WORK REQUEST: Each line below that holds the string "input" counts once; report the total and nothing else.
━━━ EXCERPTED DATA ━━━
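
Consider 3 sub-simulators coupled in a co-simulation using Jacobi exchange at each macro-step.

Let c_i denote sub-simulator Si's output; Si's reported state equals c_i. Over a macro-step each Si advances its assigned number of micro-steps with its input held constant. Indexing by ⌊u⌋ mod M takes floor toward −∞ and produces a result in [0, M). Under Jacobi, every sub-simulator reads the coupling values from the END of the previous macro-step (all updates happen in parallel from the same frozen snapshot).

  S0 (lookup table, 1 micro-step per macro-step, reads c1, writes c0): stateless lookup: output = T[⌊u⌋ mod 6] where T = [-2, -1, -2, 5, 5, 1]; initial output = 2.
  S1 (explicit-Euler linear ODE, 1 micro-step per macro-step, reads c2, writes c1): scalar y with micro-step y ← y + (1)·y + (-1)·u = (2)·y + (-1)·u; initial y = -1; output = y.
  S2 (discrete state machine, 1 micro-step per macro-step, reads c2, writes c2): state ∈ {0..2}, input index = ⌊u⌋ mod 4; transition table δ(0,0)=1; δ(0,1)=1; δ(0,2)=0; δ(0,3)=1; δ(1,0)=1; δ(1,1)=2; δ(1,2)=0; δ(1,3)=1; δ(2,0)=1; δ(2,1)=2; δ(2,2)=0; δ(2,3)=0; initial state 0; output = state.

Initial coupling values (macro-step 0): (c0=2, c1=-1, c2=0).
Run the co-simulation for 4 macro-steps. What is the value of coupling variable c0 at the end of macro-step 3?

c0 at macro-step 3 = -1

macro 1: S0 reads c1=-1 → after 1×micro: 1; S1 reads c2=0 → after 1×micro: -2; S2 reads c2=0 → after 1×micro: 1 ⇒ (c0=1, c1=-2, c2=1)
macro 2: S0 reads c1=-2 → after 1×micro: 5; S1 reads c2=1 → after 1×micro: -5; S2 reads c2=1 → after 1×micro: 2 ⇒ (c0=5, c1=-5, c2=2)
macro 3: S0 reads c1=-5 → after 1×micro: -1; S1 reads c2=2 → after 1×micro: -12; S2 reads c2=2 → after 1×micro: 0 ⇒ (c0=-1, c1=-12, c2=0)
macro 4: S0 reads c1=-12 → after 1×micro: -2; S1 reads c2=0 → after 1×micro: -24; S2 reads c2=0 → after 1×micro: 1 ⇒ (c0=-2, c1=-24, c2=1)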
━━━
SOLUTION: 2